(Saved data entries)
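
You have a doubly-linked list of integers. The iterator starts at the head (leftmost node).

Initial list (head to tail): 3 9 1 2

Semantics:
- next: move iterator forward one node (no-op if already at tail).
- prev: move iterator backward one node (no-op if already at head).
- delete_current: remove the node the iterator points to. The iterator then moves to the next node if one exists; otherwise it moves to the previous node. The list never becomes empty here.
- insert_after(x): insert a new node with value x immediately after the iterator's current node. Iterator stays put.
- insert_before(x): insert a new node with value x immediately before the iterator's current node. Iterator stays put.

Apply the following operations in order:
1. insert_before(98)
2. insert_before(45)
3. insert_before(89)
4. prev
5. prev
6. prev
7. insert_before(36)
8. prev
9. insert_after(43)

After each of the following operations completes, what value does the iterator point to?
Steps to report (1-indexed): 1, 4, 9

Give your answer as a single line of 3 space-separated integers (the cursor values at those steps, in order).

Answer: 3 89 36

Derivation:
After 1 (insert_before(98)): list=[98, 3, 9, 1, 2] cursor@3
After 2 (insert_before(45)): list=[98, 45, 3, 9, 1, 2] cursor@3
After 3 (insert_before(89)): list=[98, 45, 89, 3, 9, 1, 2] cursor@3
After 4 (prev): list=[98, 45, 89, 3, 9, 1, 2] cursor@89
After 5 (prev): list=[98, 45, 89, 3, 9, 1, 2] cursor@45
After 6 (prev): list=[98, 45, 89, 3, 9, 1, 2] cursor@98
After 7 (insert_before(36)): list=[36, 98, 45, 89, 3, 9, 1, 2] cursor@98
After 8 (prev): list=[36, 98, 45, 89, 3, 9, 1, 2] cursor@36
After 9 (insert_after(43)): list=[36, 43, 98, 45, 89, 3, 9, 1, 2] cursor@36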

### EXERCISE INSTRUCTIONS
Could you print, word for word, the line containing "Steps to report (1-indexed): 1, 4, 9" and every line after it through the end of the records, and nothing else?

### REPLY
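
Steps to report (1-indexed): 1, 4, 9

Give your answer as a single line of 3 space-separated integers (the cursor values at those steps, in order).

Answer: 3 89 36

Derivation:
After 1 (insert_before(98)): list=[98, 3, 9, 1, 2] cursor@3
After 2 (insert_before(45)): list=[98, 45, 3, 9, 1, 2] cursor@3
After 3 (insert_before(89)): list=[98, 45, 89, 3, 9, 1, 2] cursor@3
After 4 (prev): list=[98, 45, 89, 3, 9, 1, 2] cursor@89
After 5 (prev): list=[98, 45, 89, 3, 9, 1, 2] cursor@45
After 6 (prev): list=[98, 45, 89, 3, 9, 1, 2] cursor@98
After 7 (insert_before(36)): list=[36, 98, 45, 89, 3, 9, 1, 2] cursor@98
After 8 (prev): list=[36, 98, 45, 89, 3, 9, 1, 2] cursor@36
After 9 (insert_after(43)): list=[36, 43, 98, 45, 89, 3, 9, 1, 2] cursor@36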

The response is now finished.